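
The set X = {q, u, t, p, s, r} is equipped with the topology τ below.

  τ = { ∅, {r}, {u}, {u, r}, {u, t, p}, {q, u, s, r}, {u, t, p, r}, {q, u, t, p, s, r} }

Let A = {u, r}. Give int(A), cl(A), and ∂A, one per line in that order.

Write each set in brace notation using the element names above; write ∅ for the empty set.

int(A) = {u, r}
cl(A)  = {q, u, t, p, s, r}
∂A     = {q, t, p, s}

U open, U⊆A: ∅, {u}, {r}, {u, r}. int(A) = ⋃ = {u, r}
X∖A={q, t, p, s}, int(X∖A)=∅, hence cl(A)={q, u, t, p, s, r}
∂A: remove int from cl → {q, t, p, s}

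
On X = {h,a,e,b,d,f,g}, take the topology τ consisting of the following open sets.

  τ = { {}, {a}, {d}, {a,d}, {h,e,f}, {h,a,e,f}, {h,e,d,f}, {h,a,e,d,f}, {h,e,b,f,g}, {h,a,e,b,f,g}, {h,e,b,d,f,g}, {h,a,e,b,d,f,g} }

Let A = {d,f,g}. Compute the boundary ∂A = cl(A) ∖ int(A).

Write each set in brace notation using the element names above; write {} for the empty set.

interior: largest open inside A is {d} (from {}, {d})
cl via duality: int({h,a,e,b}) = {a}, so X∖{a} = {h,e,b,d,f,g}
cl∖int = {h,e,b,f,g}

{h,e,b,f,g}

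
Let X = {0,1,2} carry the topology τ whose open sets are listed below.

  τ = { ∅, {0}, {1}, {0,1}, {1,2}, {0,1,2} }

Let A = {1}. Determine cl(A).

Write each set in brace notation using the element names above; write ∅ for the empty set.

{1,2}

cl via duality: int({0,2}) = {0}, so X∖{0} = {1,2}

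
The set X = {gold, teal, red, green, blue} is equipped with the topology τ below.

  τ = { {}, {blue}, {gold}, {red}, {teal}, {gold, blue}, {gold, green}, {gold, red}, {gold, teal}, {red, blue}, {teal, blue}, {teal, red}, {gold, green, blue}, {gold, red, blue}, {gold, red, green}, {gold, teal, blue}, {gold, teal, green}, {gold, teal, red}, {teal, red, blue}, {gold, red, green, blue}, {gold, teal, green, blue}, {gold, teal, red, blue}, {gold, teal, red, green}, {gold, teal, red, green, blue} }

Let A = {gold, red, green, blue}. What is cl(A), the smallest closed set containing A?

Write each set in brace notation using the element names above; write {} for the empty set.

{gold, red, green, blue}

cl via duality: int({teal}) = {teal}, so X∖{teal} = {gold, red, green, blue}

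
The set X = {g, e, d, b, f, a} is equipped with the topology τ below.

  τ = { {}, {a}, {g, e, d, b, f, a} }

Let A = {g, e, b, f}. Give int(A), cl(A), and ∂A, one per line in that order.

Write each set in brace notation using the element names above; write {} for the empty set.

interior: largest open inside A is {} (from {})
cl via duality: int({d, a}) = {a}, so X∖{a} = {g, e, d, b, f}
cl∖int = {g, e, d, b, f}

int(A) = {}
cl(A)  = {g, e, d, b, f}
∂A     = {g, e, d, b, f}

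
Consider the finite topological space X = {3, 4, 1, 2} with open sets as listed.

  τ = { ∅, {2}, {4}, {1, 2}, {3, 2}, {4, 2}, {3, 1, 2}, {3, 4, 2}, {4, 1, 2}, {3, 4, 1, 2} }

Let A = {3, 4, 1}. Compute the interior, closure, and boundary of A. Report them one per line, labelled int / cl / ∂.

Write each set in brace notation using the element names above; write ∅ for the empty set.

int(A) = {4}
cl(A)  = {3, 4, 1}
∂A     = {3, 1}

open subsets of A: ∅, {4}; so int(A) = {4}
closure: X∖int(X∖A) = X∖{2} = {3, 4, 1}
∂A = {3, 4, 1} minus {4} = {3, 1}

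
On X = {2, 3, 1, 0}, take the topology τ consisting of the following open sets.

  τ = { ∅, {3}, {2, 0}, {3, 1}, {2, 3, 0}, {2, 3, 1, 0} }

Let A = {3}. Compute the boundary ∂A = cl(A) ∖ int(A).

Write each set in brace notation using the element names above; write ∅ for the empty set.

{1}

opens ⊆ A: ∅, {3}; union → int = {3}
complement {2, 1, 0}; its interior {2, 0}; cl(A) = X∖{2, 0} = {3, 1}
boundary = {3, 1} ∖ {3} = {1}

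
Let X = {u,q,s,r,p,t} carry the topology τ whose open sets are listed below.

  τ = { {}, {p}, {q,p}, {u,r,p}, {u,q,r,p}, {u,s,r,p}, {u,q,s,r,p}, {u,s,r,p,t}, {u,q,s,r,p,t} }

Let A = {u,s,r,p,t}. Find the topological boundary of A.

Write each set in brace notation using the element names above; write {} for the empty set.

opens ⊆ A: {}, {p}, {u,r,p}, {u,s,r,p}, {u,s,r,p,t}; union → int = {u,s,r,p,t}
complement {q}; its interior {}; cl(A) = X∖{} = {u,q,s,r,p,t}
boundary = {u,q,s,r,p,t} ∖ {u,s,r,p,t} = {q}

{q}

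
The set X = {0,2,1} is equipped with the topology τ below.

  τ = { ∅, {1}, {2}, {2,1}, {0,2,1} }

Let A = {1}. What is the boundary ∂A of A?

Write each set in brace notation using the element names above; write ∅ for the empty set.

{0}

opens ⊆ A: ∅, {1}; union → int = {1}
complement {0,2}; its interior {2}; cl(A) = X∖{2} = {0,1}
boundary = {0,1} ∖ {1} = {0}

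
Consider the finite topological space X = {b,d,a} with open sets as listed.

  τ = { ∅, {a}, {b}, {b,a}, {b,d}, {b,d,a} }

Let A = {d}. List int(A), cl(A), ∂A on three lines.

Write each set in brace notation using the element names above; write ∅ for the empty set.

opens ⊆ A: ∅; union → int = ∅
complement {b,a}; its interior {b,a}; cl(A) = X∖{b,a} = {d}
boundary = {d} ∖ ∅ = {d}

int(A) = ∅
cl(A)  = {d}
∂A     = {d}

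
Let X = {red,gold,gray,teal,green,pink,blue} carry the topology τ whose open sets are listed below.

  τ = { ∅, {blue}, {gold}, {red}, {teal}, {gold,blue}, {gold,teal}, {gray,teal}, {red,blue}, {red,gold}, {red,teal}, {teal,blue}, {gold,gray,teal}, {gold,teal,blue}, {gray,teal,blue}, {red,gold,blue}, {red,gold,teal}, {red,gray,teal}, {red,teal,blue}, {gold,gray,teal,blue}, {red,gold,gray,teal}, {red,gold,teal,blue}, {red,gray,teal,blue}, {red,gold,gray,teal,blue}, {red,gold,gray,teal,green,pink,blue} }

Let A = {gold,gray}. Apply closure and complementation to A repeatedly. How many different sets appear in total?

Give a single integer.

X∖A={red,teal,green,pink,blue}, int(X∖A)={red,teal,blue}, hence cl(A)={gold,gray,green,pink}
Orbit (k=closure, c=complement):
  1. A     = {gold,gray}
  2. kA    = {gold,gray,green,pink}
  3. cA    = {red,teal,green,pink,blue}
  4. ckA   = {red,teal,blue}
  5. kcA   = {red,gray,teal,green,pink,blue}
  6. ckcA  = {gold}
  7. kckcA = {gold,green,pink}
  8. ckckcA = {red,gray,teal,blue}
(closed under both — stop)

8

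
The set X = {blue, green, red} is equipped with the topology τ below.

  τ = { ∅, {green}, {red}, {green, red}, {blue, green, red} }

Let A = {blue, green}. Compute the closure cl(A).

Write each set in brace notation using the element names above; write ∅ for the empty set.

{blue, green}

complement {red}; its interior {red}; cl(A) = X∖{red} = {blue, green}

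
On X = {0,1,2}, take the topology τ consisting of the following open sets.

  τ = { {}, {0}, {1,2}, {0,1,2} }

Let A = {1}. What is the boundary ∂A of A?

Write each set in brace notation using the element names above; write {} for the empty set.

{1,2}

interior: largest open inside A is {} (from {})
cl via duality: int({0,2}) = {0}, so X∖{0} = {1,2}
cl∖int = {1,2}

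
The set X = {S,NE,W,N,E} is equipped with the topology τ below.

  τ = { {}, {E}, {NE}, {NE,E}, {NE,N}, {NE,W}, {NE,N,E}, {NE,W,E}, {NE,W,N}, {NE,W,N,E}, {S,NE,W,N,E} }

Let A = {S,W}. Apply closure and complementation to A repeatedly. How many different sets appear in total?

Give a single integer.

4

complement {NE,N,E}; its interior {NE,N,E}; cl(A) = X∖{NE,N,E} = {S,W}
With k = closure, c = complement:
  1. A     = {S,W}
  2. cA    = {NE,N,E}
  3. kcA   = {S,NE,W,N,E}
  4. ckcA  = {}
k, c of each give nothing new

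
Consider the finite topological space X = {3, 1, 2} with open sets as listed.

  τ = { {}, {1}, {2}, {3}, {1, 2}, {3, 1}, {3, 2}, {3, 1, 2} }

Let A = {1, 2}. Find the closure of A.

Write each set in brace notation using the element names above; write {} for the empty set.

{1, 2}

X∖A={3}, int(X∖A)={3}, hence cl(A)={1, 2}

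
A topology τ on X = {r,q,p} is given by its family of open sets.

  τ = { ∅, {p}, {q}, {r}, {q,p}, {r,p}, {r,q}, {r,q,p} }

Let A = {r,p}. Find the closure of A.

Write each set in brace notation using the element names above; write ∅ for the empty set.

closure: X∖int(X∖A) = X∖{q} = {r,p}

{r,p}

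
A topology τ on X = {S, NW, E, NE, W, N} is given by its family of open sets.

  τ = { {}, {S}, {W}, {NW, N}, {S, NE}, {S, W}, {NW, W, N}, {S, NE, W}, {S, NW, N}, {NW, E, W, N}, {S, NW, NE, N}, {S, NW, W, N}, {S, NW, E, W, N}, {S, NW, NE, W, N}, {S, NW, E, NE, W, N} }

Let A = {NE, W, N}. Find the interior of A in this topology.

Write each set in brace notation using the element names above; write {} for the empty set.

interior: largest open inside A is {W} (from {}, {W})

{W}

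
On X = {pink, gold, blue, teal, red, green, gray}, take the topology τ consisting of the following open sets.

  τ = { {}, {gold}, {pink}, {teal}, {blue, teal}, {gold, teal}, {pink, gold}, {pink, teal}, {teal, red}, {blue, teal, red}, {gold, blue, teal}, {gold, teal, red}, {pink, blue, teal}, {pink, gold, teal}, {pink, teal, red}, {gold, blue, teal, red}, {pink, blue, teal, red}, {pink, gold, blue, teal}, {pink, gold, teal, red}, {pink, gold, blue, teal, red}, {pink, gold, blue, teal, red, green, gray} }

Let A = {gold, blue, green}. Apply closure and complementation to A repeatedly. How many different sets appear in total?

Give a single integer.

cl via duality: int({pink, teal, red, gray}) = {pink, teal, red}, so X∖{pink, teal, red} = {gold, blue, green, gray}
Write k for closure, c for complement:
  1. A     = {gold, blue, green}
  2. kA    = {gold, blue, green, gray}
  3. cA    = {pink, teal, red, gray}
  4. ckA   = {pink, teal, red}
  5. kcA   = {pink, blue, teal, red, green, gray}
  6. ckcA  = {gold}
  7. kckcA = {gold, green, gray}
  8. ckckcA = {pink, blue, teal, red}
applying k or c yields no new set

8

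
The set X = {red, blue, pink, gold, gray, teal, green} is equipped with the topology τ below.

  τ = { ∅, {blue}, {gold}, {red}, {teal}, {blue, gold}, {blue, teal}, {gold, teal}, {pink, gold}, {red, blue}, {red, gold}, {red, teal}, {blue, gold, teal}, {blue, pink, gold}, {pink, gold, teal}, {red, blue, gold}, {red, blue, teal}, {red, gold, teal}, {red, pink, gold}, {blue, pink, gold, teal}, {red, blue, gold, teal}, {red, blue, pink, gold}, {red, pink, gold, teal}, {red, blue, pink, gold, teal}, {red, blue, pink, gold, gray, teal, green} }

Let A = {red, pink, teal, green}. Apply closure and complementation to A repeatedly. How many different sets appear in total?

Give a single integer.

8

complement {blue, gold, gray}; its interior {blue, gold}; cl(A) = X∖{blue, gold} = {red, pink, gray, teal, green}
With k = closure, c = complement:
  1. A     = {red, pink, teal, green}
  2. kA    = {red, pink, gray, teal, green}
  3. cA    = {blue, gold, gray}
  4. ckA   = {blue, gold}
  5. kcA   = {blue, pink, gold, gray, green}
  6. ckcA  = {red, teal}
  7. kckcA = {red, gray, teal, green}
  8. ckckcA = {blue, pink, gold}
k, c of each give nothing new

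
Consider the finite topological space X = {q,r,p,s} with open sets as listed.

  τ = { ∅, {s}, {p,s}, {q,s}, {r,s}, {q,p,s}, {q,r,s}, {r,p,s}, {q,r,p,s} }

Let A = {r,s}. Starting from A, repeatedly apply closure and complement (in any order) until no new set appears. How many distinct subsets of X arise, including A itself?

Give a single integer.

complement {q,p}; its interior ∅; cl(A) = X∖∅ = {q,r,p,s}
With k = closure, c = complement:
  1. A     = {r,s}
  2. kA    = {q,r,p,s}
  3. cA    = {q,p}
  4. ckA   = ∅
k, c of each give nothing new

4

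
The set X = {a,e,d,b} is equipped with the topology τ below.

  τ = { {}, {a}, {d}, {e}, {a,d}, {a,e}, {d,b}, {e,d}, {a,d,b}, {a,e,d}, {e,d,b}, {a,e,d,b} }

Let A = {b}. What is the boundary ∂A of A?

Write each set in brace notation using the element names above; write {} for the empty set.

{b}

open subsets of A: {}; so int(A) = {}
closure: X∖int(X∖A) = X∖{a,e,d} = {b}
∂A = {b} minus {} = {b}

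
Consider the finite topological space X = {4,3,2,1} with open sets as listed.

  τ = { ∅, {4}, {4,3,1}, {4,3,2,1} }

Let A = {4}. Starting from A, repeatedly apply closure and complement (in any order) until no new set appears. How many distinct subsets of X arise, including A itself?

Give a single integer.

cl via duality: int({3,2,1}) = ∅, so X∖∅ = {4,3,2,1}
Write k for closure, c for complement:
  1. A     = {4}
  2. kA    = {4,3,2,1}
  3. cA    = {3,2,1}
  4. ckA   = ∅
applying k or c yields no new set

4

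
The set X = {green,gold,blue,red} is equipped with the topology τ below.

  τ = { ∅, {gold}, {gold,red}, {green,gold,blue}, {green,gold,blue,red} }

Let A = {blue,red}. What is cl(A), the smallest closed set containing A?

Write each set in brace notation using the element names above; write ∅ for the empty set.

{green,blue,red}

X∖A={green,gold}, int(X∖A)={gold}, hence cl(A)={green,blue,red}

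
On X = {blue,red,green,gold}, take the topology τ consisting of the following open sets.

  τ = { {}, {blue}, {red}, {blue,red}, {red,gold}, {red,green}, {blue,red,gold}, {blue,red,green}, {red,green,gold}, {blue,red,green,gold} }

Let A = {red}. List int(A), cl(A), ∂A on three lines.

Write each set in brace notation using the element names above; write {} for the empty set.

opens ⊆ A: {}, {red}; union → int = {red}
complement {blue,green,gold}; its interior {blue}; cl(A) = X∖{blue} = {red,green,gold}
boundary = {red,green,gold} ∖ {red} = {green,gold}

int(A) = {red}
cl(A)  = {red,green,gold}
∂A     = {green,gold}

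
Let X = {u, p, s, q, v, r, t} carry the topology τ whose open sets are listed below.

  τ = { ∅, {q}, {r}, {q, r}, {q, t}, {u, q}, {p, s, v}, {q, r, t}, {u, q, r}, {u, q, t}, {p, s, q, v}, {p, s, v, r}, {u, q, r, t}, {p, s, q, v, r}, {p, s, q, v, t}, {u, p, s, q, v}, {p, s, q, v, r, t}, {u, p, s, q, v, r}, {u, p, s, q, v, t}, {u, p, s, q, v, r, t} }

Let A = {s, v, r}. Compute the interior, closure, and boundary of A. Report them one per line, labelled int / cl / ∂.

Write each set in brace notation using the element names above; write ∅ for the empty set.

opens ⊆ A: ∅, {r}; union → int = {r}
complement {u, p, q, t}; its interior {u, q, t}; cl(A) = X∖{u, q, t} = {p, s, v, r}
boundary = {p, s, v, r} ∖ {r} = {p, s, v}

int(A) = {r}
cl(A)  = {p, s, v, r}
∂A     = {p, s, v}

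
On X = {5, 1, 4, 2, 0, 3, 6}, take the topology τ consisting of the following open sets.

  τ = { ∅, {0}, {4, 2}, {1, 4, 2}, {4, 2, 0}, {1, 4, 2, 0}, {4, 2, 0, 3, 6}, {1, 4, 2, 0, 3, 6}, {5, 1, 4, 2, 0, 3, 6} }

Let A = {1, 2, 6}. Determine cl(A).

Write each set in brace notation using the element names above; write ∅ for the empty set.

cl via duality: int({5, 4, 0, 3}) = {0}, so X∖{0} = {5, 1, 4, 2, 3, 6}

{5, 1, 4, 2, 3, 6}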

> [Task details]: Show all lines of the material in which the word "that" can be found.

> [Task result]:
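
Let A = {u, r}. Give int(A), cl(A), and ∂A, one per line in that order.
Let A = {g, e, b, f}. Give int(A), cl(A), and ∂A, one per line in that order.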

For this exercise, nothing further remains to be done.